Source records
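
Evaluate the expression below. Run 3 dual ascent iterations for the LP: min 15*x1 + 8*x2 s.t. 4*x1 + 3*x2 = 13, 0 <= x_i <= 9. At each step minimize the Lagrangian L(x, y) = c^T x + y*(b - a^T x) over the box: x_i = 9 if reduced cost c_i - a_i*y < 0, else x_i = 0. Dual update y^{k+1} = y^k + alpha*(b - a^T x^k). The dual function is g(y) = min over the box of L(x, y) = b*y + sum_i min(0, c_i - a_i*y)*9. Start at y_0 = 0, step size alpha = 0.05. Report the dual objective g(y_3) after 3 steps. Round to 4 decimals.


Dual ascent for LP: min 15*x1 + 8*x2, 4*x1 + 3*x2 = 13, 0 <= x_i <= 9
Step 1: y^k = 0.0, reduced costs: (15.0, 8.0)
  x^k = (0.0, 0.0), subgradient = b - a^T x = 13.0
  y^{k+1} = 0.0 + 0.05*13.0 = 0.65
Step 2: y^k = 0.65, reduced costs: (12.4, 6.05)
  x^k = (0.0, 0.0), subgradient = b - a^T x = 13.0
  y^{k+1} = 0.65 + 0.05*13.0 = 1.3
Step 3: y^k = 1.3, reduced costs: (9.8, 4.1)
  x^k = (0.0, 0.0), subgradient = b - a^T x = 13.0
  y^{k+1} = 1.3 + 0.05*13.0 = 1.95
Dual objective at y_3 = 1.95: reduced costs (7.2, 2.15), box minimizer x = (0.0, 0.0)
g(y_3) = b*y + (c1 - a1*y)*x1 + (c2 - a2*y)*x2 = 13*1.95 + 7.2*0.0 + 2.15*0.0 = 25.35 + 0.0 + 0.0 = 25.35


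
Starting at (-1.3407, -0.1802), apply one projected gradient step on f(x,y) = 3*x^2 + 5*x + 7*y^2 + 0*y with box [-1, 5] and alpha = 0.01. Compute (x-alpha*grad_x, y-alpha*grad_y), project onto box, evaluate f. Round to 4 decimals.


Step 1: Compute gradient at (-1.3407, -0.1802).
grad_x = 2*3*-1.3407 + 5 = -3.0442
grad_y = 2*7*-0.1802 + 0 = -2.5228
Step 2: Gradient step.
x_raw = -1.3407 - 0.01*-3.0442 = -1.3103
y_raw = -0.1802 - 0.01*-2.5228 = -0.155
Step 3: Project onto [-1, 5].
x_proj = clip(-1.3103) = -1.0
y_proj = clip(-0.155) = -0.155
Step 4: Evaluate f.
f(-1.0, -0.155) = -1.8319


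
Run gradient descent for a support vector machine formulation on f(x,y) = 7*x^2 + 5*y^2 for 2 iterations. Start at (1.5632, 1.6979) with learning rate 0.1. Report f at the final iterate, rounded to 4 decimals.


Gradient descent on f(x,y) = 7*x^2 + 5*y^2.
Starting point: (1.5632, 1.6979), alpha = 0.1
Step 1: grad_x = 2*7*1.5632 = 21.8848, grad_y = 2*5*1.6979 = 16.979
  x_1 = 1.5632 - 0.1*21.8848 = -0.6253
  y_1 = 1.6979 - 0.1*16.979 = 0.0
Step 2: grad_x = 2*7*-0.6253 = -8.7539, grad_y = 2*5*0.0 = 0.0
  x_2 = -0.6253 - 0.1*-8.7539 = 0.2501
  y_2 = 0.0 - 0.1*0.0 = 0.0
f(0.2501, 0.0) = 7*0.2501^2 + 5*0.0^2 = 0.4379


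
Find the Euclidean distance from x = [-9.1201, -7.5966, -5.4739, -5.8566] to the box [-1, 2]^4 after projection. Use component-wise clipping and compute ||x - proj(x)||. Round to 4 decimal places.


Project each component onto [-1, 2].
clip(-9.1201) = -1.0, clip(-7.5966) = -1.0, clip(-5.4739) = -1.0, clip(-5.8566) = -1.0
Projection = [-1.0, -1.0, -1.0, -1.0]
Squared diffs: [65.936, 43.5151, 20.0158, 23.5866]
Distance = sqrt(153.0535) = 12.3715


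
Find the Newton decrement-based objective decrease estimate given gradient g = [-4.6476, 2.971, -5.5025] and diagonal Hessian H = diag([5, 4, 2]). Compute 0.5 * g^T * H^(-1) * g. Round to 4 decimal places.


Step 1: H is diagonal, so H^(-1) * g = [-0.9295, 0.7428, -2.7513].
Step 2: g^T H^(-1) g = sum_i g_i^2 / H_ii
  = (-4.6476)^2/5 + (2.971)^2/4 + (-5.5025)^2/2
  = 4.32 + 2.2067 + 15.1388 = 21.6655
Step 3: Objective decrease = 0.5 * g^T H^(-1) g = 10.8328


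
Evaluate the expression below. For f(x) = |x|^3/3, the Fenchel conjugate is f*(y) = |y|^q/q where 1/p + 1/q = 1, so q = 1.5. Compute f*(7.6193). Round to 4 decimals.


The conjugate exponent q satisfies 1/p + 1/q = 1.
p = 3, so q = 3/(3 - 1) = 1.5
|y|^q = 7.6193^1.5 = 21.0316
f*(7.6193) = 21.0316 / 1.5 = 14.0211


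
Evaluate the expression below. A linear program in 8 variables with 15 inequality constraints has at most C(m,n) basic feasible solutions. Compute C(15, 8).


Each vertex corresponds to some choice of n active constraints out of m, so the number of vertices is at most C(m, n) = m! / (n!(m-n)!).
m = 15, n = 8
Numerator: 15 * 14 * 13 * 12 * 11 * 10 * 9 * 8
Denominator: 8! = 40320
C(15, 8) = 6435


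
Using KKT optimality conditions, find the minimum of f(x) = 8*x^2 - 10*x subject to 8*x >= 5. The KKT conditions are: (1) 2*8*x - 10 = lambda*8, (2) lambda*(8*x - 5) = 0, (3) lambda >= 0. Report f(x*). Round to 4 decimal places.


Step 1: Try lambda = 0 (constraint inactive).
Stationarity: 2*8*x - 10 = 0
x* = 10/(2*8) = 0.625
Check constraint: 8*0.625 = 5.0 >= 5 -- satisfied.
Step 2: Compute optimal value.
f(x*) = 8*0.625^2 - 10*0.625 = -3.125


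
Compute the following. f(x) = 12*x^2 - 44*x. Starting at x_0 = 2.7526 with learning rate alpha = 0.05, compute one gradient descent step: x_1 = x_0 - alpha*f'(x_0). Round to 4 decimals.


We compute the gradient at x_0 and apply the update.
f'(x) = 24*x - 44
f'(2.7526) = 24*2.7526 - 44 = 22.0624
x_1 = 2.7526 - 0.05*22.0624 = 1.6495


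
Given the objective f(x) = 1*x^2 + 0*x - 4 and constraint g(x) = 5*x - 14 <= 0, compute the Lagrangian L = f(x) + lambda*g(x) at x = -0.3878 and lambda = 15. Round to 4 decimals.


Step 1: Evaluate f(x).
f(-0.3878) = 1*(-0.3878)^2 + 0*(-0.3878) - 4 = -3.8496
Step 2: Evaluate g(x).
g(-0.3878) = 5*-0.3878 - 14 = -15.939
Step 3: Compute Lagrangian.
L = -3.8496 + 15*-15.939 = -242.9346


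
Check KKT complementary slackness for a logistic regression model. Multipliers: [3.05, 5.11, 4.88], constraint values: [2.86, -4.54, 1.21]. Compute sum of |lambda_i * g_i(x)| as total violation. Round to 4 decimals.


KKT complementary slackness check:
lambda_1 * g_1 = 3.05 * 2.86 = 8.723
lambda_2 * g_2 = 5.11 * -4.54 = -23.1994
lambda_3 * g_3 = 4.88 * 1.21 = 5.9048
Total violation = 8.723 + 23.1994 + 5.9048 = 37.8272


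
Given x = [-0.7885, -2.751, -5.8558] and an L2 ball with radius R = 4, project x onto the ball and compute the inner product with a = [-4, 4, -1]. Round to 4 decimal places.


Step 1: Compute ||x|| (intermediates to 6 decimals).
||x|| = sqrt((-0.7885)^2 + (-2.751)^2 + (-5.8558)^2) = 6.517678
Step 2: Project.
Since ||x|| > R, scale = R/||x|| = 4/6.517678 = 0.613715, proj(x) = scale * x
proj(x) = [-0.483914, -1.68833, -3.593792]
Step 3: Dot product.
a^T * proj(x) = -4*(-0.483914) + 4*(-1.68833) - 1*(-3.593792) = -1.2239


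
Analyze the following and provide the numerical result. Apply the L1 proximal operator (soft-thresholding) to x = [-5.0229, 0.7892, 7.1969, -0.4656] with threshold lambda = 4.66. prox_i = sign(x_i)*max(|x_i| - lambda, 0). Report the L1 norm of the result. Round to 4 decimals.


Soft-thresholding with lambda = 4.66:
prox(-5.0229) = sign(-5.0229)*max(|-5.0229| - 4.66, 0) = -0.3629
prox(0.7892) = sign(0.7892)*max(|0.7892| - 4.66, 0) = 0.0
prox(7.1969) = sign(7.1969)*max(|7.1969| - 4.66, 0) = 2.5369
prox(-0.4656) = sign(-0.4656)*max(|-0.4656| - 4.66, 0) = 0.0
prox(x) = [-0.3629, 0.0, 2.5369, 0.0]
||prox(x)||_1 = 0.3629 + 0.0 + 2.5369 + 0.0 = 2.8998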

§ Aim of the task: Copy verbatim the span of lines that begins with the line holding "Analyze the following" and ends at the last line of the records.

§ Written solution:
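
Analyze the following and provide the numerical result. Apply the L1 proximal operator (soft-thresholding) to x = [-5.0229, 0.7892, 7.1969, -0.4656] with threshold lambda = 4.66. prox_i = sign(x_i)*max(|x_i| - lambda, 0). Report the L1 norm of the result. Round to 4 decimals.


Soft-thresholding with lambda = 4.66:
prox(-5.0229) = sign(-5.0229)*max(|-5.0229| - 4.66, 0) = -0.3629
prox(0.7892) = sign(0.7892)*max(|0.7892| - 4.66, 0) = 0.0
prox(7.1969) = sign(7.1969)*max(|7.1969| - 4.66, 0) = 2.5369
prox(-0.4656) = sign(-0.4656)*max(|-0.4656| - 4.66, 0) = 0.0
prox(x) = [-0.3629, 0.0, 2.5369, 0.0]
||prox(x)||_1 = 0.3629 + 0.0 + 2.5369 + 0.0 = 2.8998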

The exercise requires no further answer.